Only one stretch of the records below should be repeated. It starts with the line containing "Find p(1.55). Give" and goes on through the line containing "y' = 1.47t +", exactly as written.

Items from a data source:

↓↓↓

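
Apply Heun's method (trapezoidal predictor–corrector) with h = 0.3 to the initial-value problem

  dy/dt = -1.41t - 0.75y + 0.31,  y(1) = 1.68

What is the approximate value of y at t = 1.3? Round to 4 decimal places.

Heun: k1 = f(t_n, y_n); k2 = f(t_n + h, y_n + h·k1); y_{n+1} = y_n + (h/2)·(k1 + k2).
t=1.000000, y=1.680000:
  k1 = f(1.000000, 1.680000) = -2.360000
  k2 = f(1.300000, 0.972000) = -2.252000
  y ← 1.680000 + (0.3/2)·(-2.360000 + (-2.252000)) = 0.988200
y(1.3) ≈ 0.9882

0.9882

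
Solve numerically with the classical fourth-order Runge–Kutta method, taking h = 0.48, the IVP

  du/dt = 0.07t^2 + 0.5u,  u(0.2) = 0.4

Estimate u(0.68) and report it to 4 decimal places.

RK4: k1 = f(t_n, u_n); k2 = f(t_n + h/2, u_n + (h/2)·k1); k3 = f(t_n + h/2, u_n + (h/2)·k2); k4 = f(t_n + h, u_n + h·k3); u_{n+1} = u_n + (h/6)·(k1 + 2k2 + 2k3 + k4).
t=0.200000, u=0.400000:
  k1 = f(0.200000, 0.400000) = 0.202800
  k2 = f(0.440000, 0.448672) = 0.237888
  k3 = f(0.440000, 0.457093) = 0.242099
  k4 = f(0.680000, 0.516207) = 0.290472
  u ← 0.400000 + (0.48/6)·(k1 + 2k2 + 2k3 + k4) = 0.516260
u(0.68) ≈ 0.5163

0.5163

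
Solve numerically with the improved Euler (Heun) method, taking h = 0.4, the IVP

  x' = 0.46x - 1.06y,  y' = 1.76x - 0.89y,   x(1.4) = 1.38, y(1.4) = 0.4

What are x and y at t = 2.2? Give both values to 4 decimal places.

Heun on (x,y): k1 = f(t_n, state_n); k2 = f(t_n + h, state_n + h·k1); state_{n+1} = state_n + (h/2)·(k1 + k2).
1.400000: (1.380000, 0.400000)
  k1 = (0.210800, 2.072800)
  predictor → (1.464320, 1.229120)
  k2 = (-0.629280, 1.483286)
  → (1.296304, 1.111217)
1.800000: (1.296304, 1.111217)
  k1 = (-0.581590, 1.292512)
  predictor → (1.063668, 1.628222)
  k2 = (-1.236628, 0.422938)
  → (0.932660, 1.454307)
(x(2.2), y(2.2)) ≈ (0.9327, 1.4543)

0.9327, 1.4543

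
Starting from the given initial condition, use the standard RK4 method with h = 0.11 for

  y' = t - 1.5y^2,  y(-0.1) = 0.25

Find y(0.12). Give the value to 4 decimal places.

0.2336

RK4: k1 = f(t_n, y_n); k2 = f(t_n + h/2, y_n + (h/2)·k1); k3 = f(t_n + h/2, y_n + (h/2)·k2); k4 = f(t_n + h, y_n + h·k3); y_{n+1} = y_n + (h/6)·(k1 + 2k2 + 2k3 + k4).
t=-0.100000, y=0.250000:
  k1 = f(-0.100000, 0.250000) = -0.193750
  k2 = f(-0.045000, 0.239344) = -0.130928
  k3 = f(-0.045000, 0.242799) = -0.133427
  k4 = f(0.010000, 0.235323) = -0.073065
  y ← 0.250000 + (0.11/6)·(k1 + 2k2 + 2k3 + k4) = 0.235415
t=0.010000, y=0.235415:
  k1 = f(0.010000, 0.235415) = -0.073131
  k2 = f(0.065000, 0.231393) = -0.015314
  k3 = f(0.065000, 0.234573) = -0.017537
  k4 = f(0.120000, 0.233486) = 0.038226
  y ← 0.235415 + (0.11/6)·(k1 + 2k2 + 2k3 + k4) = 0.233571
y(0.12) ≈ 0.2336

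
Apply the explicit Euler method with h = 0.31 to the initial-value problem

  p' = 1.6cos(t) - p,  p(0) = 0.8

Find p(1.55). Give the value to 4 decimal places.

0.9506

Euler: p_{n+1} = p_n + h·f(t_n, p_n).
t=0.000000, p=0.800000: f=0.800000 → p ← 0.800000 + 0.31·0.800000 = 1.048000
t=0.310000, p=1.048000: f=0.475734 → p ← 1.048000 + 0.31·0.475734 = 1.195477
t=0.620000, p=1.195477: f=0.106728 → p ← 1.195477 + 0.31·0.106728 = 1.228563
t=0.930000, p=1.228563: f=-0.272029 → p ← 1.228563 + 0.31·(-0.272029) = 1.144234
t=1.240000, p=1.144234: f=-0.624560 → p ← 1.144234 + 0.31·(-0.624560) = 0.950621
p(1.55) ≈ 0.9506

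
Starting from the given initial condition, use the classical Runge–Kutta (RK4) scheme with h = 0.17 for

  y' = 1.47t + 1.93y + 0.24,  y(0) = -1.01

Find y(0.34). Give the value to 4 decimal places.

RK4: k1 = f(t_n, y_n); k2 = f(t_n + h/2, y_n + (h/2)·k1); k3 = f(t_n + h/2, y_n + (h/2)·k2); k4 = f(t_n + h, y_n + h·k3); y_{n+1} = y_n + (h/6)·(k1 + 2k2 + 2k3 + k4).
t=0.000000, y=-1.010000:
  k1 = f(0.000000, -1.010000) = -1.709300
  k2 = f(0.085000, -1.155290) = -1.864761
  k3 = f(0.085000, -1.168505) = -1.890264
  k4 = f(0.170000, -1.331345) = -2.079596
  y ← -1.010000 + (0.17/6)·(k1 + 2k2 + 2k3 + k4) = -1.330137
t=0.170000, y=-1.330137:
  k1 = f(0.170000, -1.330137) = -2.077264
  k2 = f(0.255000, -1.506704) = -2.293089
  k3 = f(0.255000, -1.525049) = -2.328495
  k4 = f(0.340000, -1.725981) = -2.591343
  y ← -1.330137 + (0.17/6)·(k1 + 2k2 + 2k3 + k4) = -1.724304
y(0.34) ≈ -1.7243

-1.7243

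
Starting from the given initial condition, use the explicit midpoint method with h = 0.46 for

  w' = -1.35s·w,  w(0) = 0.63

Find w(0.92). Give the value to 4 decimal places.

Midpoint: k1 = f(s_n, w_n); k2 = f(s_n + h/2, w_n + (h/2)·k1); w_{n+1} = w_n + h·k2.
s=0.000000, w=0.630000:
  k1 = f(0.000000, 0.630000) = 0.000000
  k2 = f(0.230000, 0.630000) = -0.195615
  w ← 0.630000 + 0.46·(-0.195615) = 0.540017
s=0.460000, w=0.540017:
  k1 = f(0.460000, 0.540017) = -0.335351
  k2 = f(0.690000, 0.462886) = -0.431179
  w ← 0.540017 + 0.46·(-0.431179) = 0.341675
w(0.92) ≈ 0.3417

0.3417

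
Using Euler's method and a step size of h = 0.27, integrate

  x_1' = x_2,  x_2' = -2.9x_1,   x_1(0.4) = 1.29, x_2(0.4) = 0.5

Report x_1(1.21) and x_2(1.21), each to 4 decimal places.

Euler on (x_1,x_2): x_1_{n+1} = x_1_n + h·x_1', x_2_{n+1} = x_2_n + h·x_2'.
0.400000: (1.290000, 0.500000); f=(0.500000, -3.741000) → (1.425000, -0.510070)
0.670000: (1.425000, -0.510070); f=(-0.510070, -4.132500) → (1.287281, -1.625845)
0.940000: (1.287281, -1.625845); f=(-1.625845, -3.733115) → (0.848303, -2.633786)
(x_1(1.21), x_2(1.21)) ≈ (0.8483, -2.6338)

0.8483, -2.6338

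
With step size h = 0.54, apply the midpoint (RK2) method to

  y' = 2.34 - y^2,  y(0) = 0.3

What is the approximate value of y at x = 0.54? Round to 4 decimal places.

Midpoint: k1 = f(x_n, y_n); k2 = f(x_n + h/2, y_n + (h/2)·k1); y_{n+1} = y_n + h·k2.
x=0.000000, y=0.300000:
  k1 = f(0.000000, 0.300000) = 2.250000
  k2 = f(0.270000, 0.907500) = 1.516444
  y ← 0.300000 + 0.54·1.516444 = 1.118880
y(0.54) ≈ 1.1189

1.1189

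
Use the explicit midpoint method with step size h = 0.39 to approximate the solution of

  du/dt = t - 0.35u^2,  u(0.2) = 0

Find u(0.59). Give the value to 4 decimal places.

Midpoint: k1 = f(t_n, u_n); k2 = f(t_n + h/2, u_n + (h/2)·k1); u_{n+1} = u_n + h·k2.
t=0.200000, u=0.000000:
  k1 = f(0.200000, 0.000000) = 0.200000
  k2 = f(0.395000, 0.039000) = 0.394468
  u ← 0.000000 + 0.39·0.394468 = 0.153842
u(0.59) ≈ 0.1538

0.1538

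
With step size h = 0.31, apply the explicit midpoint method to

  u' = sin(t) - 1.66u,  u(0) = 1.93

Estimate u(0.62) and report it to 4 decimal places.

Midpoint: k1 = f(t_n, u_n); k2 = f(t_n + h/2, u_n + (h/2)·k1); u_{n+1} = u_n + h·k2.
t=0.000000, u=1.930000:
  k1 = f(0.000000, 1.930000) = -3.203800
  k2 = f(0.155000, 1.433411) = -2.225082
  u ← 1.930000 + 0.31·(-2.225082) = 1.240225
t=0.310000, u=1.240225:
  k1 = f(0.310000, 1.240225) = -1.753714
  k2 = f(0.465000, 0.968399) = -1.159119
  u ← 1.240225 + 0.31·(-1.159119) = 0.880898
u(0.62) ≈ 0.8809

0.8809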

↑↑↑

* EXERCISE SOLUTION:
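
Find p(1.55). Give the value to 4 decimal places.

0.9506

Euler: p_{n+1} = p_n + h·f(t_n, p_n).
t=0.000000, p=0.800000: f=0.800000 → p ← 0.800000 + 0.31·0.800000 = 1.048000
t=0.310000, p=1.048000: f=0.475734 → p ← 1.048000 + 0.31·0.475734 = 1.195477
t=0.620000, p=1.195477: f=0.106728 → p ← 1.195477 + 0.31·0.106728 = 1.228563
t=0.930000, p=1.228563: f=-0.272029 → p ← 1.228563 + 0.31·(-0.272029) = 1.144234
t=1.240000, p=1.144234: f=-0.624560 → p ← 1.144234 + 0.31·(-0.624560) = 0.950621
p(1.55) ≈ 0.9506

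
Starting from the given initial condition, use the classical Runge–Kutta (RK4) scheme with h = 0.17 for

  y' = 1.47t + 1.93y + 0.24,  y(0) = -1.01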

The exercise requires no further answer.